Information shown:
*** Block opens ***

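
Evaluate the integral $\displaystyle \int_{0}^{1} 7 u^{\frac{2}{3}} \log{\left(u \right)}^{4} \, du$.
$\frac{40824}{3125}$

Begin with the known integral
$$J(a) = \int_{0}^{1} 7 u^{a} \, du = \frac{7}{a + 1}.$$

Differentiating under the integral sign brings down a factor of $\ln u$:
$$\frac{dJ}{da} = \int_{0}^{1} 7 u^{a} \log{\left(u \right)} \, du = - \frac{7}{\left(a + 1\right)^{2}}.$$

Repeating $4$ times in total — each differentiation brings down another $\ln u$ — gives
$$\frac{d^{4}J}{da^{4}} = \int_{0}^{1} 7 u^{a} \log{\left(u \right)}^{4} \, du = \frac{168}{\left(a + 1\right)^{5}},$$
and the integrand here is exactly the target integrand, so $I = \frac{168}{\left(a + 1\right)^{5}}$.

Setting $a = \frac{2}{3}$:
$$I = \frac{40824}{3125}.$$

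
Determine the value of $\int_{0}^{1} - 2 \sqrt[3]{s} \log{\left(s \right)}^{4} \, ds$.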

*** Block closes ***

Action item: Type the material above out again, exactly.

Exercise solution:
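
Evaluate the integral $\displaystyle \int_{0}^{1} 7 u^{\frac{2}{3}} \log{\left(u \right)}^{4} \, du$.
$\frac{40824}{3125}$

Begin with the known integral
$$J(a) = \int_{0}^{1} 7 u^{a} \, du = \frac{7}{a + 1}.$$

Differentiating under the integral sign brings down a factor of $\ln u$:
$$\frac{dJ}{da} = \int_{0}^{1} 7 u^{a} \log{\left(u \right)} \, du = - \frac{7}{\left(a + 1\right)^{2}}.$$

Repeating $4$ times in total — each differentiation brings down another $\ln u$ — gives
$$\frac{d^{4}J}{da^{4}} = \int_{0}^{1} 7 u^{a} \log{\left(u \right)}^{4} \, du = \frac{168}{\left(a + 1\right)^{5}},$$
and the integrand here is exactly the target integrand, so $I = \frac{168}{\left(a + 1\right)^{5}}$.

Setting $a = \frac{2}{3}$:
$$I = \frac{40824}{3125}.$$

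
Determine the value of $\int_{0}^{1} - 2 \sqrt[3]{s} \log{\left(s \right)}^{4} \, ds$.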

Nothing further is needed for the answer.